----- Extracted information
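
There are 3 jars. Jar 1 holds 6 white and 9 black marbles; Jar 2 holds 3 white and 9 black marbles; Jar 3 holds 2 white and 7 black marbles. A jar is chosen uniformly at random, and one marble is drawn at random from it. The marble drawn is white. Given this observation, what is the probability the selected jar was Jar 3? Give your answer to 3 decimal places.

Posterior probability ≈ 0.255

Tabulate prior·likelihood by source: [1] prior 0.333333, lik 0.4, product 0.1333; [2] prior 0.333333, lik 0.25, product 0.08333; [3] prior 0.333333, lik 0.2222, product 0.07407.
Normalizing constant = 0.29074; the posterior for Jar 3 is its product over the sum, 0.07407/0.29074 = 0.255.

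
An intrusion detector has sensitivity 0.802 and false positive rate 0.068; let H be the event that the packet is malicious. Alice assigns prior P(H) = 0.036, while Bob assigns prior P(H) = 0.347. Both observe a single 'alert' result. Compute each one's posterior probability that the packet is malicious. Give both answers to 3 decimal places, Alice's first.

Alice: 0.306; Bob: 0.862

The likelihood ratio for an 'alert' result is 0.802/0.068 = 11.794.
Alice: prior odds 0.036/0.964 = 0.037344; posterior odds 0.44044; posterior probability 0.306.
Bob: prior odds 0.347/0.653 = 0.53139; posterior odds 6.2673; posterior probability 0.862.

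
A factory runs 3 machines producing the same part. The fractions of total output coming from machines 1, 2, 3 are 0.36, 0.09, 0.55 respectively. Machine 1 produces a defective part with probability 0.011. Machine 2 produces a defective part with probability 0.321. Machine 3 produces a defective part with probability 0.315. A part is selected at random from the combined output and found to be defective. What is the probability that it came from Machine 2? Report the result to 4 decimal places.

Posterior probability ≈ 0.1402

P(defective|M1) = 0.011; P(defective|M2) = 0.321; P(defective|M3) = 0.315.
Prior × likelihood for each source: 0.36·0.011=0.003960, 0.09·0.321=0.02889, 0.55·0.315=0.1733. Summing gives P(defective) = 0.20610.
P(Machine 2 | defective) = 0.02889 / 0.20610 = 0.1402.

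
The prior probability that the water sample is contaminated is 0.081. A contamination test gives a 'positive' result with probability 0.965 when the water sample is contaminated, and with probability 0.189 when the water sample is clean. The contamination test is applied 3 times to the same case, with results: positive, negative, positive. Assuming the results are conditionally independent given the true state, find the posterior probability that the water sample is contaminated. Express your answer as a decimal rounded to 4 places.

Posterior P(H) ≈ 0.0902

Let H be the event that the water sample is contaminated; start with P(H) = 0.081. P('positive'|H) = 0.965, P('positive'|¬H) = 0.189.
Update on result 1 ('positive'): P(H) ← 0.965·0.0810 / (0.965·0.0810 + 0.189·0.9190) = 0.078165/0.25186 = 0.3104.
Update on result 2 ('negative'): P(H) ← 0.035·0.3104 / (0.035·0.3104 + 0.811·0.6896) = 0.010862/0.57016 = 0.0191.
Update on result 3 ('positive'): P(H) ← 0.965·0.0191 / (0.965·0.0191 + 0.189·0.9809) = 0.018385/0.20378 = 0.0902.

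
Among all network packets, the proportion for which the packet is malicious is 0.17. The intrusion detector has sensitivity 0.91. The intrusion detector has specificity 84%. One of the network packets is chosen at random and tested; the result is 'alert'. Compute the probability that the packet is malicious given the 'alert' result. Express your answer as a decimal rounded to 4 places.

Write H for 'the packet is malicious'. Prior odds H:¬H = 0.17/0.83 = 0.20482. For the 'alert' outcome, the likelihood ratio is 0.91/0.16 = 5.6875.
Posterior odds = 0.20482 × 5.6875 = 1.1649, so P(H|E) = 1.1649/(1+1.1649) = 0.5381.

P(H | E) ≈ 0.5381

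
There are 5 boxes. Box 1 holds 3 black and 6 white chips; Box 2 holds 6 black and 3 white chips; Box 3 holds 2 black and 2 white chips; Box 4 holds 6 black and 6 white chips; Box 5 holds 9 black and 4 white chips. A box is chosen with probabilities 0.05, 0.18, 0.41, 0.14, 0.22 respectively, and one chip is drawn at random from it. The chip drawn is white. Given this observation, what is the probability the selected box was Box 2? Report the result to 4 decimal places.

Posterior probability ≈ 0.1376

P(white|Box 1) = 0.6667; P(white|Box 2) = 0.3333; P(white|Box 3) = 0.5; P(white|Box 4) = 0.5; P(white|Box 5) = 0.3077.
Prior × likelihood for each source: 0.05·0.6667=0.03333, 0.18·0.3333=0.06000, 0.41·0.5=0.2050, 0.14·0.5=0.07000, 0.22·0.3077=0.06769. Summing gives P(white) = 0.43603.
P(Box 2 | white) = 0.06000 / 0.43603 = 0.1376.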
----------
What is needed here is an exact transcription of the records above.

**Output:**
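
There are 3 jars. Jar 1 holds 6 white and 9 black marbles; Jar 2 holds 3 white and 9 black marbles; Jar 3 holds 2 white and 7 black marbles. A jar is chosen uniformly at random, and one marble is drawn at random from it. The marble drawn is white. Given this observation, what is the probability the selected jar was Jar 3? Give your answer to 3 decimal places.

Posterior probability ≈ 0.255

Tabulate prior·likelihood by source: [1] prior 0.333333, lik 0.4, product 0.1333; [2] prior 0.333333, lik 0.25, product 0.08333; [3] prior 0.333333, lik 0.2222, product 0.07407.
Normalizing constant = 0.29074; the posterior for Jar 3 is its product over the sum, 0.07407/0.29074 = 0.255.

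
An intrusion detector has sensitivity 0.802 and false positive rate 0.068; let H be the event that the packet is malicious. Alice assigns prior P(H) = 0.036, while Bob assigns prior P(H) = 0.347. Both observe a single 'alert' result. Compute each one's posterior probability that the packet is malicious. Give both answers to 3 decimal places, Alice's first.

Alice: 0.306; Bob: 0.862

The likelihood ratio for an 'alert' result is 0.802/0.068 = 11.794.
Alice: prior odds 0.036/0.964 = 0.037344; posterior odds 0.44044; posterior probability 0.306.
Bob: prior odds 0.347/0.653 = 0.53139; posterior odds 6.2673; posterior probability 0.862.

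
A factory runs 3 machines producing the same part. The fractions of total output coming from machines 1, 2, 3 are 0.36, 0.09, 0.55 respectively. Machine 1 produces a defective part with probability 0.011. Machine 2 produces a defective part with probability 0.321. Machine 3 produces a defective part with probability 0.315. A part is selected at random from the combined output and found to be defective. What is the probability that it came from Machine 2? Report the result to 4 decimal places.

Posterior probability ≈ 0.1402

P(defective|M1) = 0.011; P(defective|M2) = 0.321; P(defective|M3) = 0.315.
Prior × likelihood for each source: 0.36·0.011=0.003960, 0.09·0.321=0.02889, 0.55·0.315=0.1733. Summing gives P(defective) = 0.20610.
P(Machine 2 | defective) = 0.02889 / 0.20610 = 0.1402.

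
The prior probability that the water sample is contaminated is 0.081. A contamination test gives a 'positive' result with probability 0.965 when the water sample is contaminated, and with probability 0.189 when the water sample is clean. The contamination test is applied 3 times to the same case, with results: positive, negative, positive. Assuming the results are conditionally independent given the true state, find the posterior probability that the water sample is contaminated. Express your answer as a decimal rounded to 4 places.

Posterior P(H) ≈ 0.0902

Let H be the event that the water sample is contaminated; start with P(H) = 0.081. P('positive'|H) = 0.965, P('positive'|¬H) = 0.189.
Update on result 1 ('positive'): P(H) ← 0.965·0.0810 / (0.965·0.0810 + 0.189·0.9190) = 0.078165/0.25186 = 0.3104.
Update on result 2 ('negative'): P(H) ← 0.035·0.3104 / (0.035·0.3104 + 0.811·0.6896) = 0.010862/0.57016 = 0.0191.
Update on result 3 ('positive'): P(H) ← 0.965·0.0191 / (0.965·0.0191 + 0.189·0.9809) = 0.018385/0.20378 = 0.0902.

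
Among all network packets, the proportion for which the packet is malicious is 0.17. The intrusion detector has sensitivity 0.91. The intrusion detector has specificity 84%. One of the network packets is chosen at random and tested; the result is 'alert'. Compute the probability that the packet is malicious given the 'alert' result. Express your answer as a decimal rounded to 4 places.

Write H for 'the packet is malicious'. Prior odds H:¬H = 0.17/0.83 = 0.20482. For the 'alert' outcome, the likelihood ratio is 0.91/0.16 = 5.6875.
Posterior odds = 0.20482 × 5.6875 = 1.1649, so P(H|E) = 1.1649/(1+1.1649) = 0.5381.

P(H | E) ≈ 0.5381

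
There are 5 boxes. Box 1 holds 3 black and 6 white chips; Box 2 holds 6 black and 3 white chips; Box 3 holds 2 black and 2 white chips; Box 4 holds 6 black and 6 white chips; Box 5 holds 9 black and 4 white chips. A box is chosen with probabilities 0.05, 0.18, 0.41, 0.14, 0.22 respectively, and one chip is drawn at random from it. The chip drawn is white. Given this observation, what is the probability the selected box was Box 2? Report the result to 4 decimal places.

Posterior probability ≈ 0.1376

P(white|Box 1) = 0.6667; P(white|Box 2) = 0.3333; P(white|Box 3) = 0.5; P(white|Box 4) = 0.5; P(white|Box 5) = 0.3077.
Prior × likelihood for each source: 0.05·0.6667=0.03333, 0.18·0.3333=0.06000, 0.41·0.5=0.2050, 0.14·0.5=0.07000, 0.22·0.3077=0.06769. Summing gives P(white) = 0.43603.
P(Box 2 | white) = 0.06000 / 0.43603 = 0.1376.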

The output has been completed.